[Records from a data collection]
[Start of Attachment]

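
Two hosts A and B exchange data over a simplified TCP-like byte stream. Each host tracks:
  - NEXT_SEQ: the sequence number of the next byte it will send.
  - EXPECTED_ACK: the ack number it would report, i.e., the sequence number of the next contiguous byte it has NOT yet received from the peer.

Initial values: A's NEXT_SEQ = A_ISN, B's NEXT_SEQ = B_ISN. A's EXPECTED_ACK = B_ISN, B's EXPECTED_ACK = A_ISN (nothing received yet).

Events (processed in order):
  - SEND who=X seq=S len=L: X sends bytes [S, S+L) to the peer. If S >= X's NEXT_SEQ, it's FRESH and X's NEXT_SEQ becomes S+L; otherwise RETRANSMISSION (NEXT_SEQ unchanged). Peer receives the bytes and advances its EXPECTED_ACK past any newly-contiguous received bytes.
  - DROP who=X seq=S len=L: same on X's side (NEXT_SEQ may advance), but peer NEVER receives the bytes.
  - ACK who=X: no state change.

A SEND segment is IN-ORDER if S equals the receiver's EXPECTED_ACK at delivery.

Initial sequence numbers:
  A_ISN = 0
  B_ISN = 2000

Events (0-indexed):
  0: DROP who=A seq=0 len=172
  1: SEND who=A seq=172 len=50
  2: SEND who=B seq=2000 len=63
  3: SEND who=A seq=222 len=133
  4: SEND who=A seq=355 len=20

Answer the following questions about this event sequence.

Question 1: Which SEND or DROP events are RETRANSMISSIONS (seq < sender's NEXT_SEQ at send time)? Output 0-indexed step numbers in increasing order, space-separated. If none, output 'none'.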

[End of Attachment]

=== REQUIRED WORK ===
Could you print exactly the lines from the one containing "B_ISN = 2000" through the last line of the records above?

=== SOLUTION BELOW ===
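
  B_ISN = 2000

Events (0-indexed):
  0: DROP who=A seq=0 len=172
  1: SEND who=A seq=172 len=50
  2: SEND who=B seq=2000 len=63
  3: SEND who=A seq=222 len=133
  4: SEND who=A seq=355 len=20

Answer the following questions about this event sequence.

Question 1: Which SEND or DROP events are RETRANSMISSIONS (seq < sender's NEXT_SEQ at send time)? Output 0-indexed step numbers in increasing order, space-separated. If none, output 'none'.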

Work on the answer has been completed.